- _Given data_:

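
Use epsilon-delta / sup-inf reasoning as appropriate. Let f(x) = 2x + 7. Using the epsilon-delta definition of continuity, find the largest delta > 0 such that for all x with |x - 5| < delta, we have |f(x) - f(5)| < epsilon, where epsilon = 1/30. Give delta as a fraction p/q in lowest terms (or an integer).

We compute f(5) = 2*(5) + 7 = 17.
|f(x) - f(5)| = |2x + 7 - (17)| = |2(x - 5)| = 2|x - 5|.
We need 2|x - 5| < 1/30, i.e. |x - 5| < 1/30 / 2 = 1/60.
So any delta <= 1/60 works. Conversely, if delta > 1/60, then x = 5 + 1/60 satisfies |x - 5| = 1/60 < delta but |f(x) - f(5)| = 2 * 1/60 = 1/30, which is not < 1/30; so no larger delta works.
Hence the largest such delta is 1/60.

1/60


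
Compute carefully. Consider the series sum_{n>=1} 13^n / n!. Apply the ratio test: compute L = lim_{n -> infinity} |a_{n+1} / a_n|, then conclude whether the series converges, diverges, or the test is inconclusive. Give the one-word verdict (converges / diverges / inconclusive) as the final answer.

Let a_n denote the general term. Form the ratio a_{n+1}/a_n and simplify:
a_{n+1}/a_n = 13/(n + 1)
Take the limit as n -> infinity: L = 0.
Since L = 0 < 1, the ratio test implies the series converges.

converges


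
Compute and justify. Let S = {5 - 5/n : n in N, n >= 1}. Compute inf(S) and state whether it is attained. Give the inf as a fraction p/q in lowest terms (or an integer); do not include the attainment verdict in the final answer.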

- _Work request_: Output the line bearing "Compute carefully. Consider" along with all the lines after it through the end of the entries, exactly, and no other lines.

- _Finished exercise_:
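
Compute carefully. Consider the series sum_{n>=1} 13^n / n!. Apply the ratio test: compute L = lim_{n -> infinity} |a_{n+1} / a_n|, then conclude whether the series converges, diverges, or the test is inconclusive. Give the one-word verdict (converges / diverges / inconclusive) as the final answer.

Let a_n denote the general term. Form the ratio a_{n+1}/a_n and simplify:
a_{n+1}/a_n = 13/(n + 1)
Take the limit as n -> infinity: L = 0.
Since L = 0 < 1, the ratio test implies the series converges.

converges


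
Compute and justify. Let S = {5 - 5/n : n in N, n >= 1}. Compute inf(S) and state whether it is attained. Give the inf as a fraction p/q in lowest terms (or an integer); do not include the attainment verdict in the final answer.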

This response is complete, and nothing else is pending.